Exercise brief: Among the records below, find each line containing the word "Three" and copy it.

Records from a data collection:
____________

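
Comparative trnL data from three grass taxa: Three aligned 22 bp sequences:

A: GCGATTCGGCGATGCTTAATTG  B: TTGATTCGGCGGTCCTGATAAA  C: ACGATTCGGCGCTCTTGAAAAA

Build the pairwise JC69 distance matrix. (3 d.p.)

d(A,B) = 0.591, d(A,C) = 0.497, d(B,C) = 0.271

A–B: 9/22 sites differ → p ≈ 0.409091, d = −0.75 ln(1 − 0.545455) = 0.591344 ≈ 0.591.
A–C: 8/22 sites differ → p ≈ 0.363636, d = −0.75 ln(1 − 0.484848) = 0.497470 ≈ 0.497.
B–C: 5/22 sites differ → p ≈ 0.227273, d = −0.75 ln(1 − 0.303031) = 0.270761 ≈ 0.271.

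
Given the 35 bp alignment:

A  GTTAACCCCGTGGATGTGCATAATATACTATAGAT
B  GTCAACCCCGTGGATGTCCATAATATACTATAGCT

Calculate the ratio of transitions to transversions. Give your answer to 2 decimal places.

Transitions are A↔G and C↔T; transversions are all other mismatches.
Transitions: 1. Transversions: 2.
R = 1/2 = 0.50.

0.50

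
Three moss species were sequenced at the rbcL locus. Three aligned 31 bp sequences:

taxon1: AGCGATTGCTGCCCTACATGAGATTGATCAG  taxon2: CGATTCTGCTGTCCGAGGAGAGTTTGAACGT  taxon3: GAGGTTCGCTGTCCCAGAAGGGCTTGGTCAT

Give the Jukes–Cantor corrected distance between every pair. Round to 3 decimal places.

d(taxon1,taxon2) = 0.691, d(taxon1,taxon3) = 0.614, d(taxon2,taxon3) = 0.614

taxon1–taxon2: 14/31 sites differ → p ≈ 0.451613, d = −0.75 ln(1 − 0.602151) = 0.691262 ≈ 0.691.
taxon1–taxon3: 13/31 sites differ → p ≈ 0.419355, d = −0.75 ln(1 − 0.55914) = 0.614271 ≈ 0.614.
taxon2–taxon3: 13/31 sites differ → p ≈ 0.419355, d = −0.75 ln(1 − 0.55914) = 0.614271 ≈ 0.614.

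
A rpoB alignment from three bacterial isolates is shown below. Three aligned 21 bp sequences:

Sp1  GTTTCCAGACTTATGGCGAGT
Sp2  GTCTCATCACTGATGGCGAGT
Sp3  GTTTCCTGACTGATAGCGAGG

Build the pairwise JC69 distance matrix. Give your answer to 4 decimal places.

Sp1–Sp2: 5/21 sites differ → p ≈ 0.238095, d = −0.75 ln(1 − 0.31746) = 0.286451 ≈ 0.2865.
Sp1–Sp3: 4/21 sites differ → p ≈ 0.190476, d = −0.75 ln(1 − 0.253968) = 0.219740 ≈ 0.2197.
Sp2–Sp3: 5/21 sites differ → p ≈ 0.238095, d = −0.75 ln(1 − 0.31746) = 0.286451 ≈ 0.2865.

d(Sp1,Sp2) = 0.2865, d(Sp1,Sp3) = 0.2197, d(Sp2,Sp3) = 0.2865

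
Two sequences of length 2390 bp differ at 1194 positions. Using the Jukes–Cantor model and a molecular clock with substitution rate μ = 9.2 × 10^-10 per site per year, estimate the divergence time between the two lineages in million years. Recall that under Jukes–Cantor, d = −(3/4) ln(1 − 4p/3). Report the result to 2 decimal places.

p = 1194/2390 ≈ 0.499582.
d = −(3/4) ln(1 − 4p/3) = −0.75 ln(1 − 0.666109) = −0.75 ln(0.333891)
  = −0.75 × (-1.096941) = 0.822706 substitutions/site.
Under a molecular clock d = 2μt, so t = d/(2μ) = 0.822706 / (2 × 9.2 × 10^-10) = 447.12 million years.

447.12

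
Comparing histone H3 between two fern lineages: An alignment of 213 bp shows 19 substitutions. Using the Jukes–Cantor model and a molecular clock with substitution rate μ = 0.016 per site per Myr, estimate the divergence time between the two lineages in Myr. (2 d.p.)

p = 19/213 ≈ 0.089202.
d = −(3/4) ln(1 − 4p/3) = −0.75 ln(1 − 0.118936) = −0.75 ln(0.881064)
  = −0.75 × (-0.126625) = 0.094969 substitutions/site.
Under a molecular clock d = 2μt, so t = d/(2μ) = 0.094969 / (2 × 0.016) = 2.97 Myr.

2.97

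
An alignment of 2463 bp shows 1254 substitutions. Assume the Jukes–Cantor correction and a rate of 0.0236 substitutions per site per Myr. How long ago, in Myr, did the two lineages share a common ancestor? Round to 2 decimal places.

p = 1254/2463 ≈ 0.509135.
d = −(3/4) ln(1 − 4p/3) = −0.75 ln(1 − 0.678847) = −0.75 ln(0.321153)
  = −0.75 × (-1.135838) = 0.851879 substitutions/site.
Under a molecular clock d = 2μt, so t = d/(2μ) = 0.851879 / (2 × 0.0236) = 18.05 Myr.

18.05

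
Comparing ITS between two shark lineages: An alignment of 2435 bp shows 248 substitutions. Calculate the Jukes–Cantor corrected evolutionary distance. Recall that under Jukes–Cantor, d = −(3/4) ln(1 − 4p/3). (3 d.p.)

p = 248/2435 ≈ 0.101848.
d = −(3/4) ln(1 − 4p/3) = −0.75 ln(1 − 0.135797) = −0.75 ln(0.864203)
  = −0.75 × (-0.145948) = 0.109461 substitutions/site.

0.109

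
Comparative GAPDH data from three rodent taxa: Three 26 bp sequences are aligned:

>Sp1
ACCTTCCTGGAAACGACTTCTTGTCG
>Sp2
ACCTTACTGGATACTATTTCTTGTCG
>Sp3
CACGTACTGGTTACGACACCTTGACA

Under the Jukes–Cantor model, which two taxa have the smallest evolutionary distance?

Sp1–Sp2: 4/26 differ, p = 0.154, d = 0.172.
Sp1–Sp3: 10/26 differ, p = 0.385, d = 0.539.
Sp2–Sp3: 10/26 differ, p = 0.385, d = 0.539.
The smallest distance is between Sp1 and Sp2.

Sp1 and Sp2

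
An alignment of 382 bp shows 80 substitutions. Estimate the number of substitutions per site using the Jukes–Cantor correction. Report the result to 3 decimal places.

p = 80/382 ≈ 0.209424.
d = −(3/4) ln(1 − 4p/3) = −0.75 ln(1 − 0.279232) = −0.75 ln(0.720768)
  = −0.75 × (-0.327438) = 0.245579 substitutions/site.

0.246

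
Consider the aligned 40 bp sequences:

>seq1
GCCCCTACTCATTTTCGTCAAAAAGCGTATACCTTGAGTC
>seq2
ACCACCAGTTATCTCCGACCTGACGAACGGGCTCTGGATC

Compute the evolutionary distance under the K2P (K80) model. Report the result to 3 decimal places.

1.279

Of 40 sites, 14 differences are transitions and 8 are transversions, so P = 14/40 = 0.35 and Q = 8/40 = 0.2.
Under the Kimura two-parameter model, d = −½ ln(1 − 2P − Q) − ¼ ln(1 − 2Q).
1 − 2P − Q = 0.1, giving −½ ln(0.1) = 1.151293.
1 − 2Q = 0.6, giving −¼ ln(0.6) = 0.127706.
d = 1.151293 + 0.127706 = 1.278999.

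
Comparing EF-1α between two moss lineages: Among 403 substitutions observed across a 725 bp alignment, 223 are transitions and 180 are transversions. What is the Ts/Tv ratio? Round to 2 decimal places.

R = 223/180 = 1.238888… ≈ 1.24 (to 2 d.p.).

1.24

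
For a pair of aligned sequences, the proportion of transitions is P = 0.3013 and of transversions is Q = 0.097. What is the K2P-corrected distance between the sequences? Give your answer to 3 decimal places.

0.655

Under the Kimura two-parameter model, d = −½ ln(1 − 2P − Q) − ¼ ln(1 − 2Q).
1 − 2P − Q = 0.3004, giving −½ ln(0.3004) = 0.601320.
1 − 2Q = 0.806, giving −¼ ln(0.806) = 0.053918.
d = 0.601320 + 0.053918 = 0.655238.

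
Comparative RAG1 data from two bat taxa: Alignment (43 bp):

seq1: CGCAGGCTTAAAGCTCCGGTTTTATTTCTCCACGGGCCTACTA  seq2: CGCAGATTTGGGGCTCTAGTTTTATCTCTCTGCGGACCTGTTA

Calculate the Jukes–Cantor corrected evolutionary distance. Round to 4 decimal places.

The sequences differ at 13 of 43 sites, so p = 13/43 ≈ 0.302326.
d = −(3/4) ln(1 − 4p/3) = −0.75 ln(1 − 0.403101) = −0.75 ln(0.596899)
  = −0.75 × (-0.516007) = 0.387005 substitutions/site.

0.3870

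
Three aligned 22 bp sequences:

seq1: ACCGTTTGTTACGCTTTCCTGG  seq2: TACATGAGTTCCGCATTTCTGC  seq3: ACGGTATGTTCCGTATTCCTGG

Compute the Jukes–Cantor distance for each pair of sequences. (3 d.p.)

d(seq1,seq2) = 0.591, d(seq1,seq3) = 0.271, d(seq2,seq3) = 0.591

seq1–seq2: 9/22 sites differ → p ≈ 0.409091, d = −0.75 ln(1 − 0.545455) = 0.591344 ≈ 0.591.
seq1–seq3: 5/22 sites differ → p ≈ 0.227273, d = −0.75 ln(1 − 0.303031) = 0.270761 ≈ 0.271.
seq2–seq3: 9/22 sites differ → p ≈ 0.409091, d = −0.75 ln(1 − 0.545455) = 0.591344 ≈ 0.591.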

____________

Task output:
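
Comparative trnL data from three grass taxa: Three aligned 22 bp sequences:
Three moss species were sequenced at the rbcL locus. Three aligned 31 bp sequences:
A rpoB alignment from three bacterial isolates is shown below. Three aligned 21 bp sequences:
Comparative GAPDH data from three rodent taxa: Three 26 bp sequences are aligned:
Three aligned 22 bp sequences: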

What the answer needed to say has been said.